» **Task input**:
☆ ☆ ☆ ☆ ☆ ☆ ☆

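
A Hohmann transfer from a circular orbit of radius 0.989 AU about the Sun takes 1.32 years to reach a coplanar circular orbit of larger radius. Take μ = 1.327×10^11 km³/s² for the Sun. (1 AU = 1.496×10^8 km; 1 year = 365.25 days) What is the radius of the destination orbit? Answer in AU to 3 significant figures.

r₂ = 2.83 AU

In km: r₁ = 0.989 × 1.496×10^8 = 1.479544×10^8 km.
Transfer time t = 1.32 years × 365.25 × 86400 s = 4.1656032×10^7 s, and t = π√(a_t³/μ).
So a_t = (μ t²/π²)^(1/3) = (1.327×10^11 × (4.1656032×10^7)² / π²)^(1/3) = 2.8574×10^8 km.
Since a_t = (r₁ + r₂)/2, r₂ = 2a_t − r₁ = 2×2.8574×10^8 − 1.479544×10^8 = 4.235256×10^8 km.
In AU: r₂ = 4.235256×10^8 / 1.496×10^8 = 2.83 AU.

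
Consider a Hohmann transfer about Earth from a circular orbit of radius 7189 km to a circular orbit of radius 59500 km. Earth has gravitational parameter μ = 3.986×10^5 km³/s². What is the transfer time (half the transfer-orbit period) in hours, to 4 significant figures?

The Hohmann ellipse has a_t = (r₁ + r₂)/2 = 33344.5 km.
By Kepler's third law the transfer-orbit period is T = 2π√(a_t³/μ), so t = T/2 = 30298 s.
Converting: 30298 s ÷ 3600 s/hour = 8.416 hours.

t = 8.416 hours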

☆ ☆ ☆ ☆ ☆ ☆ ☆

» **What is needed**:
Transcribe the listing from start to finish, exactly as given.

» **Solved problem**:
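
A Hohmann transfer from a circular orbit of radius 0.989 AU about the Sun takes 1.32 years to reach a coplanar circular orbit of larger radius. Take μ = 1.327×10^11 km³/s² for the Sun. (1 AU = 1.496×10^8 km; 1 year = 365.25 days) What is the radius of the destination orbit? Answer in AU to 3 significant figures.

r₂ = 2.83 AU

In km: r₁ = 0.989 × 1.496×10^8 = 1.479544×10^8 km.
Transfer time t = 1.32 years × 365.25 × 86400 s = 4.1656032×10^7 s, and t = π√(a_t³/μ).
So a_t = (μ t²/π²)^(1/3) = (1.327×10^11 × (4.1656032×10^7)² / π²)^(1/3) = 2.8574×10^8 km.
Since a_t = (r₁ + r₂)/2, r₂ = 2a_t − r₁ = 2×2.8574×10^8 − 1.479544×10^8 = 4.235256×10^8 km.
In AU: r₂ = 4.235256×10^8 / 1.496×10^8 = 2.83 AU.

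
Consider a Hohmann transfer about Earth from a circular orbit of radius 7189 km to a circular orbit of radius 59500 km. Earth has gravitational parameter μ = 3.986×10^5 km³/s². What is the transfer time (half the transfer-orbit period) in hours, to 4 significant figures?

The Hohmann ellipse has a_t = (r₁ + r₂)/2 = 33344.5 km.
By Kepler's third law the transfer-orbit period is T = 2π√(a_t³/μ), so t = T/2 = 30298 s.
Converting: 30298 s ÷ 3600 s/hour = 8.416 hours.

t = 8.416 hours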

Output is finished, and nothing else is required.